§ **Exercise brief**: Write out again only the lines that run from the start of the entries to the line containing "goods | $7.74 |", both included.

§ **Data for the task**:

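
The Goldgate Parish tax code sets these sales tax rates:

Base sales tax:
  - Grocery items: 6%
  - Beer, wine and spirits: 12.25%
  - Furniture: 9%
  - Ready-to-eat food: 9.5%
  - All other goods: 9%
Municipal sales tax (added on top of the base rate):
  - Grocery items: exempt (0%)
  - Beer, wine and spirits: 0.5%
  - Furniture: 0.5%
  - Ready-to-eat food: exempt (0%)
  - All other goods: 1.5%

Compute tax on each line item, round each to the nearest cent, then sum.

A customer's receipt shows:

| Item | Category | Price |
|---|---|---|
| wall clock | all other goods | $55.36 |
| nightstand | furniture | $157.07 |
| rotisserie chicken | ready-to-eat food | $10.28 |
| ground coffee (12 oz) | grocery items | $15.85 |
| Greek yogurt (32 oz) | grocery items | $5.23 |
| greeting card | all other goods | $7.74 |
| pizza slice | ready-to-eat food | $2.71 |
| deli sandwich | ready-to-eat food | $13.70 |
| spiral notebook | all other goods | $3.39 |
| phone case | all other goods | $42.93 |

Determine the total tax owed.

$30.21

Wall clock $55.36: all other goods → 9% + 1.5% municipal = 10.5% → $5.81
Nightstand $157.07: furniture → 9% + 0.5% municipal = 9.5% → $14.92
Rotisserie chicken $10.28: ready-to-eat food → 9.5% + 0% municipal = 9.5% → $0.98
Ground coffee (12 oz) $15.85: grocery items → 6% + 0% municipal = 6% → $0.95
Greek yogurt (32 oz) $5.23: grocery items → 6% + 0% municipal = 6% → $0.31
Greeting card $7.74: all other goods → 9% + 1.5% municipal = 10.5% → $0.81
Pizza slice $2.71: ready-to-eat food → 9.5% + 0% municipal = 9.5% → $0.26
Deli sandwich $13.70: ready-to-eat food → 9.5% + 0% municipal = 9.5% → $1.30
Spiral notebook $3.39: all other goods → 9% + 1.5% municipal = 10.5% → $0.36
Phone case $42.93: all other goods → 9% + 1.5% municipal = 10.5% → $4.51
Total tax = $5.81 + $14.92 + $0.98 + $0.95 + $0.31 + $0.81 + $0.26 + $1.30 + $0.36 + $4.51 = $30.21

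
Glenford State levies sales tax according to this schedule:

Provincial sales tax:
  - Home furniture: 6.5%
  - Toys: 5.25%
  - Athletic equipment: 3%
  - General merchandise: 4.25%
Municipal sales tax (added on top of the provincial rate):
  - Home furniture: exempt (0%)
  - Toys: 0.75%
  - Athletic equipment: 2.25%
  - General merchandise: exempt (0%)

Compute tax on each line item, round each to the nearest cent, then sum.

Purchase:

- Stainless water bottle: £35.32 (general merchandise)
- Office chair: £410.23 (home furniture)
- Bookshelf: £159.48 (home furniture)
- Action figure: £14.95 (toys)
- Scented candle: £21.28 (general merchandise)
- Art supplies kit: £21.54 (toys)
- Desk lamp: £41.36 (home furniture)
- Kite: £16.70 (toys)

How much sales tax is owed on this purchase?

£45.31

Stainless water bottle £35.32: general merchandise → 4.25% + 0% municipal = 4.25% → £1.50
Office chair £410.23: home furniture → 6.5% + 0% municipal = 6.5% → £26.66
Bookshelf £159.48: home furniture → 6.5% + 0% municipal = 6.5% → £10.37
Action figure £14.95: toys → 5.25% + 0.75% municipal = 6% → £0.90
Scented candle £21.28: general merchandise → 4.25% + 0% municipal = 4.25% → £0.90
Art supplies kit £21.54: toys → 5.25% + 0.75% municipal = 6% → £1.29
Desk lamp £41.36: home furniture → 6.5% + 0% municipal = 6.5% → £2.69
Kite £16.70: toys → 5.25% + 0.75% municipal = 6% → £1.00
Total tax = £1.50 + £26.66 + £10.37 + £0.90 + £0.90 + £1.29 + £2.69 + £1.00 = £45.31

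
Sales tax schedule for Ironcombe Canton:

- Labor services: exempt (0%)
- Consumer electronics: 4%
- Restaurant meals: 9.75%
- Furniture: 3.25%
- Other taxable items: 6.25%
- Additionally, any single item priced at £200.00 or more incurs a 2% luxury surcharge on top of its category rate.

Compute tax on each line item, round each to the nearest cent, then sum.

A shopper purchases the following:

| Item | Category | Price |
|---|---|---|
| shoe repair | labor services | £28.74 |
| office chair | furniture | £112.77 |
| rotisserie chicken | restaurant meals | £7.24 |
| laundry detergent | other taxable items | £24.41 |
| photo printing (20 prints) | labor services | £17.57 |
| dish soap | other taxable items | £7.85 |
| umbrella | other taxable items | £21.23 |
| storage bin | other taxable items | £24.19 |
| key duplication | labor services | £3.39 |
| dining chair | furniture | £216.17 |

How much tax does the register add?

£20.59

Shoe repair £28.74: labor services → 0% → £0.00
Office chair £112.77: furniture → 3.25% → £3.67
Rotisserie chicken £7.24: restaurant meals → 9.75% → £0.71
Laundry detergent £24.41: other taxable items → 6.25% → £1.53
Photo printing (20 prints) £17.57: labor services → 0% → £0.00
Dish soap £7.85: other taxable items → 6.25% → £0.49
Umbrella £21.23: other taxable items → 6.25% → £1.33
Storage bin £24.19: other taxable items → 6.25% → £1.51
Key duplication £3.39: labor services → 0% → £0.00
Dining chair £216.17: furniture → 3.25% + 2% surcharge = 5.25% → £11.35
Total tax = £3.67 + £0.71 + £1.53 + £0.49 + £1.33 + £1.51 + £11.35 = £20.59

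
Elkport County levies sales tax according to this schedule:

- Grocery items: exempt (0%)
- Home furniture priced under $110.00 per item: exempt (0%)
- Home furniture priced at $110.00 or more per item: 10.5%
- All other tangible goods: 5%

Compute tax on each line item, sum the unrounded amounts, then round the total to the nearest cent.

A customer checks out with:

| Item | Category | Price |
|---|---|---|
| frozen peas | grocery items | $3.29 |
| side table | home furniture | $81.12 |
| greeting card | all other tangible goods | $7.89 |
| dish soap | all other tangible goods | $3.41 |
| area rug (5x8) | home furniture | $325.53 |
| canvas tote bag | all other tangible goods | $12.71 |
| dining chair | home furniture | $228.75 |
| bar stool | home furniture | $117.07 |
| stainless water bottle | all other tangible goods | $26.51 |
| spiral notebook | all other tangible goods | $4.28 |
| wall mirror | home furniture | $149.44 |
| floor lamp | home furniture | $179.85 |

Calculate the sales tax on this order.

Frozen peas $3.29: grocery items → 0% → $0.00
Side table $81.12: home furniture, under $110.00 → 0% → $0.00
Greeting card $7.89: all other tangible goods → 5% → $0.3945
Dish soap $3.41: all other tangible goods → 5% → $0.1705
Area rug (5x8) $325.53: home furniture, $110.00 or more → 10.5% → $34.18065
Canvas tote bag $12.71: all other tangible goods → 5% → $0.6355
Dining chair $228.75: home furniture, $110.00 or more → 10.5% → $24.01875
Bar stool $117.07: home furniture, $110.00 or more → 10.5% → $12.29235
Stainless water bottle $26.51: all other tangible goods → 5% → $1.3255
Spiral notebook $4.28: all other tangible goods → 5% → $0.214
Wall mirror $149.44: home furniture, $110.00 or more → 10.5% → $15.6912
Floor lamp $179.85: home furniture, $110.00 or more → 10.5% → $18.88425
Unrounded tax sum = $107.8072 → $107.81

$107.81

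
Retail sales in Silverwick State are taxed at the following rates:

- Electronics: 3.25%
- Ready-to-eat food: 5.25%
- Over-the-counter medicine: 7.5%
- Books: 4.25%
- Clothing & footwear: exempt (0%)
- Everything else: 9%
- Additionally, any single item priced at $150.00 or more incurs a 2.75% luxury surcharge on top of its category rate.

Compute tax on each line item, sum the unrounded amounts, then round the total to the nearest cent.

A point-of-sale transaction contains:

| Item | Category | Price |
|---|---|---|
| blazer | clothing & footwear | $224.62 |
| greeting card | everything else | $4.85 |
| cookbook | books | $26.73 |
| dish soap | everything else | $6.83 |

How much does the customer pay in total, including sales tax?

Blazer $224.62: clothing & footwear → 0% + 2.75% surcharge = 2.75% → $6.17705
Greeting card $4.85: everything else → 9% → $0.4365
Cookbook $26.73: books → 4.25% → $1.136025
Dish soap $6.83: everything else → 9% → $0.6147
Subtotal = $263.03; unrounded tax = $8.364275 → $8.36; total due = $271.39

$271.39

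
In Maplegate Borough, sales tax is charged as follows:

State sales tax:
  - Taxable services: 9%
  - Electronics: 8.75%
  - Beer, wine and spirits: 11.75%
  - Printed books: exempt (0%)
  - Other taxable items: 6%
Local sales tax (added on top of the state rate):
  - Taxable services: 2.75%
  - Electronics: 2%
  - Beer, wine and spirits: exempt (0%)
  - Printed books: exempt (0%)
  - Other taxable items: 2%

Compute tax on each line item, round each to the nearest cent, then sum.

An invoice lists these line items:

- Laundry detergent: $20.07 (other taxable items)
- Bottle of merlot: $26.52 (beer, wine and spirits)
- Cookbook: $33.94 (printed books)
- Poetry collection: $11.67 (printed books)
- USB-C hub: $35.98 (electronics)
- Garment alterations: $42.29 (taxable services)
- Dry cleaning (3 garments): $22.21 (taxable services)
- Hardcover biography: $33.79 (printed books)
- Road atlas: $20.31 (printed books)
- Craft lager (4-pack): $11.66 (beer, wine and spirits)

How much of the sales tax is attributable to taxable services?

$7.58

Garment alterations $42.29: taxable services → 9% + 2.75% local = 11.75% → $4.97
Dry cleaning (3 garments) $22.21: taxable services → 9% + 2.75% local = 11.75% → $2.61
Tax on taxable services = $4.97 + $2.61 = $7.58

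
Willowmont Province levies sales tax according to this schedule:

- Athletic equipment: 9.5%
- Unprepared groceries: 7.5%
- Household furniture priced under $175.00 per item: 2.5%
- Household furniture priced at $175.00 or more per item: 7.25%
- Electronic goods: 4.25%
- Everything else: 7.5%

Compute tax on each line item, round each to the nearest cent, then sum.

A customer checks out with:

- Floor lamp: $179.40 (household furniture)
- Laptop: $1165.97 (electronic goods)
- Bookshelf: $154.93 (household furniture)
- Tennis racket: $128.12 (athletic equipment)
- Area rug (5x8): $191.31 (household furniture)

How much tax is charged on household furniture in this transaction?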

§ **Result for this task**:
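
The Goldgate Parish tax code sets these sales tax rates:

Base sales tax:
  - Grocery items: 6%
  - Beer, wine and spirits: 12.25%
  - Furniture: 9%
  - Ready-to-eat food: 9.5%
  - All other goods: 9%
Municipal sales tax (added on top of the base rate):
  - Grocery items: exempt (0%)
  - Beer, wine and spirits: 0.5%
  - Furniture: 0.5%
  - Ready-to-eat food: exempt (0%)
  - All other goods: 1.5%

Compute tax on each line item, round each to the nearest cent, then sum.

A customer's receipt shows:

| Item | Category | Price |
|---|---|---|
| wall clock | all other goods | $55.36 |
| nightstand | furniture | $157.07 |
| rotisserie chicken | ready-to-eat food | $10.28 |
| ground coffee (12 oz) | grocery items | $15.85 |
| Greek yogurt (32 oz) | grocery items | $5.23 |
| greeting card | all other goods | $7.74 |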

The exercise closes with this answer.